**TASK REQUIREMENTS**
Using the records below, output the stretch that opens with the line containing "A stratified random" and closes with the line containing "Dept III: Nₕ", exactly and including both lines, with nothing more.

**SOURCE MATERIAL**
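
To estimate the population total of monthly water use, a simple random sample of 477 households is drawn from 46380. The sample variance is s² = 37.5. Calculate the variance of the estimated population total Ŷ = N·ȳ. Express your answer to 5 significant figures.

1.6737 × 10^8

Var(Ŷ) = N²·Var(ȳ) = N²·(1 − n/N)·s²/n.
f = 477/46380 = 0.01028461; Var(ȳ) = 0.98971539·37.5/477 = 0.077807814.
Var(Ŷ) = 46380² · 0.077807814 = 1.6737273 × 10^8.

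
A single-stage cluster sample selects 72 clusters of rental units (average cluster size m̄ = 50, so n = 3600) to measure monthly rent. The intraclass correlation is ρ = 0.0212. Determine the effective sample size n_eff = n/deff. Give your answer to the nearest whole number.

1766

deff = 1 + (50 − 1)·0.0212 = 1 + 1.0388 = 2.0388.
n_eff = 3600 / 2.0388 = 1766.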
==
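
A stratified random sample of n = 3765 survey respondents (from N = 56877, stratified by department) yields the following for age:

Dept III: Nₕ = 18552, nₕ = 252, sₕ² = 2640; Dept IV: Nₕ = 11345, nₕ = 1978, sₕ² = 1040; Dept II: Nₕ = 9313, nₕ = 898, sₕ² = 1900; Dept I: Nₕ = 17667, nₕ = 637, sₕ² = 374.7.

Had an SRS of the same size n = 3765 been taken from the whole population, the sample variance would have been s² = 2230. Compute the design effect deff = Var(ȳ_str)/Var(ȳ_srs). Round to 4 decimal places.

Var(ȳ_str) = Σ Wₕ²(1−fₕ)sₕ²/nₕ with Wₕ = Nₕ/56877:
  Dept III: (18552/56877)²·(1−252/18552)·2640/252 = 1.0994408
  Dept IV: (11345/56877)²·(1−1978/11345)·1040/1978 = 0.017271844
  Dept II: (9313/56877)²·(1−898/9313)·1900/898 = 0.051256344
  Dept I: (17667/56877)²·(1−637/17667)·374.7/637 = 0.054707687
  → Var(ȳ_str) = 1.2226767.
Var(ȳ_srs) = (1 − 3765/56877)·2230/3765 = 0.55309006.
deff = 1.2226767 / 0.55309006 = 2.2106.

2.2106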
---
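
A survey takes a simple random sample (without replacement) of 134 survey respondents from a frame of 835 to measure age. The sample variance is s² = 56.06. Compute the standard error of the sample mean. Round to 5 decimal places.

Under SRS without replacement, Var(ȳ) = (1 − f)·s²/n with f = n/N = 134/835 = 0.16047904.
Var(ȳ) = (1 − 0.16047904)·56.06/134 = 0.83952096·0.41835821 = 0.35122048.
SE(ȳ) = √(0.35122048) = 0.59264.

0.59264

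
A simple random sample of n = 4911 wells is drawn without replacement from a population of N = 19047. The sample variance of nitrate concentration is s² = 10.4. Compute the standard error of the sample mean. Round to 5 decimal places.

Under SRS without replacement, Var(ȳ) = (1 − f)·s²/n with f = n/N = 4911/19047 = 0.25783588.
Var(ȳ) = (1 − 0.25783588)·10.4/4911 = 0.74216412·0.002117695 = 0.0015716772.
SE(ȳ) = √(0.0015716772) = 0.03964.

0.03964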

**ANSWER FOR THE TASK**
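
A stratified random sample of n = 3765 survey respondents (from N = 56877, stratified by department) yields the following for age:

Dept III: Nₕ = 18552, nₕ = 252, sₕ² = 2640; Dept IV: Nₕ = 11345, nₕ = 1978, sₕ² = 1040; Dept II: Nₕ = 9313, nₕ = 898, sₕ² = 1900; Dept I: Nₕ = 17667, nₕ = 637, sₕ² = 374.7.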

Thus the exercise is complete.